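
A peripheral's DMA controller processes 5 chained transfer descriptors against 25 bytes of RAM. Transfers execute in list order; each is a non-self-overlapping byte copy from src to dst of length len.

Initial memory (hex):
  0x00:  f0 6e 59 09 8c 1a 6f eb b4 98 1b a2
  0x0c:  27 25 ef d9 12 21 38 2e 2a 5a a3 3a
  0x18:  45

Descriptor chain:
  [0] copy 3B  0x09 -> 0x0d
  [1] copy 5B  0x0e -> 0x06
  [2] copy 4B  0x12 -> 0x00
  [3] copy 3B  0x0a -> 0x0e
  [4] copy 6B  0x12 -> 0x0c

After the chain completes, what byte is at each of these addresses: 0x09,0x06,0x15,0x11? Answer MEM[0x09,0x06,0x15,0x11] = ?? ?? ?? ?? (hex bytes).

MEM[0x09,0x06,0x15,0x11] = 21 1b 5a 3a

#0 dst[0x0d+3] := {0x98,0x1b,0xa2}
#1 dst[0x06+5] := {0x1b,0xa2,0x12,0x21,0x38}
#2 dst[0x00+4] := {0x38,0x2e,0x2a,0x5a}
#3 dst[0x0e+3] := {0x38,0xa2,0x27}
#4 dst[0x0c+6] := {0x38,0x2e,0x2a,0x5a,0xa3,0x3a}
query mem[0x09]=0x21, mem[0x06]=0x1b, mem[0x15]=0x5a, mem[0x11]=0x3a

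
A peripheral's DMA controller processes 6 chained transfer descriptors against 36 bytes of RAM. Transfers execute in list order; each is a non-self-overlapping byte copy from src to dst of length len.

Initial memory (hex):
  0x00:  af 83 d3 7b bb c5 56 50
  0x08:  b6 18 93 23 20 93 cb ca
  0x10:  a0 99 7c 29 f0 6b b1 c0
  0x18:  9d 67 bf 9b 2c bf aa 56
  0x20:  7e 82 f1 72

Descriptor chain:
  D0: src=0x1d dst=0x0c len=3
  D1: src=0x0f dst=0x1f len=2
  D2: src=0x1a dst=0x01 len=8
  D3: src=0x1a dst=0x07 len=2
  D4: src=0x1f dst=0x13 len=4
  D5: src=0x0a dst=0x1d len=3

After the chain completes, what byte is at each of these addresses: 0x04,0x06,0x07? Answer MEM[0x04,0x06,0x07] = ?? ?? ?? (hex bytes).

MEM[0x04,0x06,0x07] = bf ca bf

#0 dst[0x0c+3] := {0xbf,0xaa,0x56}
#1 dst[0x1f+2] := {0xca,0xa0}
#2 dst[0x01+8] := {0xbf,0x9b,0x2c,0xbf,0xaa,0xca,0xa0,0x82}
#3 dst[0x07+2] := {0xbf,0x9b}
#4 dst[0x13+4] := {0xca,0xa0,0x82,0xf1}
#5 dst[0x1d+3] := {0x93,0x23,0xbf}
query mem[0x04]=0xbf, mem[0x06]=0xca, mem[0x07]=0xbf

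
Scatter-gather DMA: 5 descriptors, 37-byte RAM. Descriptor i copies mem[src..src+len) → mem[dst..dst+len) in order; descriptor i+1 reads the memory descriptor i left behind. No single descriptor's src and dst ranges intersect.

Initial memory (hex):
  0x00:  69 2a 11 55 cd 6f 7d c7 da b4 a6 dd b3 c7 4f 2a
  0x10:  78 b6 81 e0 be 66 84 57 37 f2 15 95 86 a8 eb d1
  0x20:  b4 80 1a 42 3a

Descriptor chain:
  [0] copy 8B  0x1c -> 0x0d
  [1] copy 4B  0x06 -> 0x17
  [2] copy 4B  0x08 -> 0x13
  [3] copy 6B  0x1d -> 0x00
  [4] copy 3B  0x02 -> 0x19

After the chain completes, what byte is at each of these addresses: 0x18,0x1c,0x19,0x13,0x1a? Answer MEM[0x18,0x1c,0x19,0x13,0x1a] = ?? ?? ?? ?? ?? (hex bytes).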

# # # # #

**Task prompt**: Restate every record verbatim.

**Solved exercise**:
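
A peripheral's DMA controller processes 5 chained transfer descriptors against 25 bytes of RAM. Transfers execute in list order; each is a non-self-overlapping byte copy from src to dst of length len.

Initial memory (hex):
  0x00:  f0 6e 59 09 8c 1a 6f eb b4 98 1b a2
  0x0c:  27 25 ef d9 12 21 38 2e 2a 5a a3 3a
  0x18:  45

Descriptor chain:
  [0] copy 3B  0x09 -> 0x0d
  [1] copy 5B  0x0e -> 0x06
  [2] copy 4B  0x12 -> 0x00
  [3] copy 3B  0x0a -> 0x0e
  [4] copy 6B  0x12 -> 0x0c

After the chain completes, what byte is at each of these addresses: 0x09,0x06,0x15,0x11? Answer MEM[0x09,0x06,0x15,0x11] = ?? ?? ?? ?? (hex bytes).

MEM[0x09,0x06,0x15,0x11] = 21 1b 5a 3a

#0 dst[0x0d+3] := {0x98,0x1b,0xa2}
#1 dst[0x06+5] := {0x1b,0xa2,0x12,0x21,0x38}
#2 dst[0x00+4] := {0x38,0x2e,0x2a,0x5a}
#3 dst[0x0e+3] := {0x38,0xa2,0x27}
#4 dst[0x0c+6] := {0x38,0x2e,0x2a,0x5a,0xa3,0x3a}
query mem[0x09]=0x21, mem[0x06]=0x1b, mem[0x15]=0x5a, mem[0x11]=0x3a

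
A peripheral's DMA controller processes 6 chained transfer descriptors against 36 bytes of RAM. Transfers execute in list order; each is a non-self-overlapping byte copy from src to dst of length len.

Initial memory (hex):
  0x00:  af 83 d3 7b bb c5 56 50
  0x08:  b6 18 93 23 20 93 cb ca
  0x10:  a0 99 7c 29 f0 6b b1 c0
  0x18:  9d 67 bf 9b 2c bf aa 56
  0x20:  7e 82 f1 72

Descriptor chain:
  D0: src=0x1d dst=0x0c len=3
  D1: src=0x0f dst=0x1f len=2
  D2: src=0x1a dst=0x01 len=8
  D3: src=0x1a dst=0x07 len=2
  D4: src=0x1f dst=0x13 len=4
  D5: src=0x0a dst=0x1d len=3

After the chain completes, what byte is at each of these addresses: 0x04,0x06,0x07? Answer MEM[0x04,0x06,0x07] = ?? ?? ?? (hex bytes).

MEM[0x04,0x06,0x07] = bf ca bf

#0 dst[0x0c+3] := {0xbf,0xaa,0x56}
#1 dst[0x1f+2] := {0xca,0xa0}
#2 dst[0x01+8] := {0xbf,0x9b,0x2c,0xbf,0xaa,0xca,0xa0,0x82}
#3 dst[0x07+2] := {0xbf,0x9b}
#4 dst[0x13+4] := {0xca,0xa0,0x82,0xf1}
#5 dst[0x1d+3] := {0x93,0x23,0xbf}
query mem[0x04]=0xbf, mem[0x06]=0xca, mem[0x07]=0xbf

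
Scatter-gather DMA: 5 descriptors, 37-byte RAM. Descriptor i copies mem[src..src+len) → mem[dst..dst+len) in order; descriptor i+1 reads the memory descriptor i left behind. No single descriptor's src and dst ranges intersect.

Initial memory (hex):
  0x00:  69 2a 11 55 cd 6f 7d c7 da b4 a6 dd b3 c7 4f 2a
  0x10:  78 b6 81 e0 be 66 84 57 37 f2 15 95 86 a8 eb d1
  0x20:  b4 80 1a 42 3a

Descriptor chain:
  [0] copy 8B  0x1c -> 0x0d
  [1] copy 4B  0x06 -> 0x17
  [2] copy 4B  0x08 -> 0x13
  [3] copy 6B  0x1d -> 0x00
  [4] copy 3B  0x02 -> 0x19

After the chain completes, what byte is at each of these addresses: 0x18,0x1c,0x19,0x13,0x1a? Answer MEM[0x18,0x1c,0x19,0x13,0x1a] = ?? ?? ?? ?? ?? (hex bytes).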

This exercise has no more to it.